Stored items
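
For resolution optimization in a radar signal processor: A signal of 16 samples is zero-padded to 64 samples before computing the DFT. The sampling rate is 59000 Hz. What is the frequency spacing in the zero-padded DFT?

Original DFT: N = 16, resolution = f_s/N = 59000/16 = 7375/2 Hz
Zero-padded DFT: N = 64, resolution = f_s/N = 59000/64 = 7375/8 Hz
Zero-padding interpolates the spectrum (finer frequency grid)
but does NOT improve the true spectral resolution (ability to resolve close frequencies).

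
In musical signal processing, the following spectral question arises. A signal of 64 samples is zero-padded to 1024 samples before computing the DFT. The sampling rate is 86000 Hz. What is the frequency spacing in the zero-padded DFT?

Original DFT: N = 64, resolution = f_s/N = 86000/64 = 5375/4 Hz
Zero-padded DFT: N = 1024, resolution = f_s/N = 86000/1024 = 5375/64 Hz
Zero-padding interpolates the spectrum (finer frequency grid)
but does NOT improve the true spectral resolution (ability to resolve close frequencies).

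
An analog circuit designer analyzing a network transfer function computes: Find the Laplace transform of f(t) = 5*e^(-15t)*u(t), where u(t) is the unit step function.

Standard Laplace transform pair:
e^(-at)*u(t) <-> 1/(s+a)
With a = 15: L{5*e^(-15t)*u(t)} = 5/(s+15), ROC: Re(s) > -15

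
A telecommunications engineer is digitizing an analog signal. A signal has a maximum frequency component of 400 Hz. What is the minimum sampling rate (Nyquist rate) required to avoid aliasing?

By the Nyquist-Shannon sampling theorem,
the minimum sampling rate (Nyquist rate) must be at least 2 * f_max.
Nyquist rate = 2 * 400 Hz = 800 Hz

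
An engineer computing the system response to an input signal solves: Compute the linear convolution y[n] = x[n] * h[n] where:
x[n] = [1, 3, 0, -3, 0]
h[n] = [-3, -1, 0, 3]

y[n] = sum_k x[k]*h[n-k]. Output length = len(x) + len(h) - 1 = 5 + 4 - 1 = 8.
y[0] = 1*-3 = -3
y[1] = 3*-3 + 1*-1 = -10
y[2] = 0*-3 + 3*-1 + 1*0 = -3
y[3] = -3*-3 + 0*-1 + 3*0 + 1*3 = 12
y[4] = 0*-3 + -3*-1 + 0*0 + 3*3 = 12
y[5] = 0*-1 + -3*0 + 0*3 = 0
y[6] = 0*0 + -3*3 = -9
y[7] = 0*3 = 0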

...

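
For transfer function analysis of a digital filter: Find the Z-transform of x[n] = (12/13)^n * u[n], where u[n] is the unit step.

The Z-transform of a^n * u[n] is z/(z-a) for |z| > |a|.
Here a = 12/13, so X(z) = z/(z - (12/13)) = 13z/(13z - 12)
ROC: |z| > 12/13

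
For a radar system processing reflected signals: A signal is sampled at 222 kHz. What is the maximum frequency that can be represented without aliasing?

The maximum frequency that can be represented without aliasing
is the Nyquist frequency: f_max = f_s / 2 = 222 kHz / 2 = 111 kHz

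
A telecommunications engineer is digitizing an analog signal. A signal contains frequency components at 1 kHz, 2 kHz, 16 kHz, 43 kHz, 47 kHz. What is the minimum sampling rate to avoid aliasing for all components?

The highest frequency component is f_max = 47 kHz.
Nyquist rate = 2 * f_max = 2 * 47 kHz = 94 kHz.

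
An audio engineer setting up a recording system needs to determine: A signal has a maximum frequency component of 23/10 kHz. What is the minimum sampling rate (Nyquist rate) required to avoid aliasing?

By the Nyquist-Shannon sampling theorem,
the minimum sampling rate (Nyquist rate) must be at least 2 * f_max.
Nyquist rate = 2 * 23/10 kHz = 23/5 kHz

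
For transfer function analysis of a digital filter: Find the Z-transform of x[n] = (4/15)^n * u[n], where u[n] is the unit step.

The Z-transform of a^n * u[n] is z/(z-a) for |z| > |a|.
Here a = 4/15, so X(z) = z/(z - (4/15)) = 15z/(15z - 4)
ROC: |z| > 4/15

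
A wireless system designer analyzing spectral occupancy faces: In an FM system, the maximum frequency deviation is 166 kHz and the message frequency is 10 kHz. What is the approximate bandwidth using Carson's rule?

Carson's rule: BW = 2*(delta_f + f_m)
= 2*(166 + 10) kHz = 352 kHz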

--

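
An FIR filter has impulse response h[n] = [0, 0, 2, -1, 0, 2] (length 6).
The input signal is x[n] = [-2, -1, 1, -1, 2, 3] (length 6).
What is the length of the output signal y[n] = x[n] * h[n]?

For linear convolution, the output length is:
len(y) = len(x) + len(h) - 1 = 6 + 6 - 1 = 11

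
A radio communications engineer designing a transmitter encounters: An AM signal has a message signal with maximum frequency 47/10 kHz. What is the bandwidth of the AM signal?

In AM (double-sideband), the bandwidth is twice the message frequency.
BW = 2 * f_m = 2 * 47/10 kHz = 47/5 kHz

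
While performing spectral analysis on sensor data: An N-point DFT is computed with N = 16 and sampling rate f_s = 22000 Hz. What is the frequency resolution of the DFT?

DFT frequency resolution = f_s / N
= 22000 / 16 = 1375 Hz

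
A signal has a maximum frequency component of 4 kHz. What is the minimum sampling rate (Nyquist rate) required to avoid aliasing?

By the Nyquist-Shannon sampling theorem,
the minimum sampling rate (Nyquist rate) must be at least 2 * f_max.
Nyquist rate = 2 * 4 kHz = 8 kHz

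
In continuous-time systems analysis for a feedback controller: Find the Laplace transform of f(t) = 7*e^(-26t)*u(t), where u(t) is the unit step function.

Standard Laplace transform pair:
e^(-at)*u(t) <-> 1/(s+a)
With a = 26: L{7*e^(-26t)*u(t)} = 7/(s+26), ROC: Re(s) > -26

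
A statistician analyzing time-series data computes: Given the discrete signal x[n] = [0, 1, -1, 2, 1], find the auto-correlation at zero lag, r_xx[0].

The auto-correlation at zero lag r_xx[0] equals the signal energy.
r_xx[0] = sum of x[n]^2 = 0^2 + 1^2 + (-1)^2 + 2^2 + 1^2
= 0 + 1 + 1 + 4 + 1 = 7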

**Exercise requirements**
Return the lines above that include the string "response".

**Task output**
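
An engineer computing the system response to an input signal solves: Compute the linear convolution y[n] = x[n] * h[n] where:
An FIR filter has impulse response h[n] = [0, 0, 2, -1, 0, 2] (length 6).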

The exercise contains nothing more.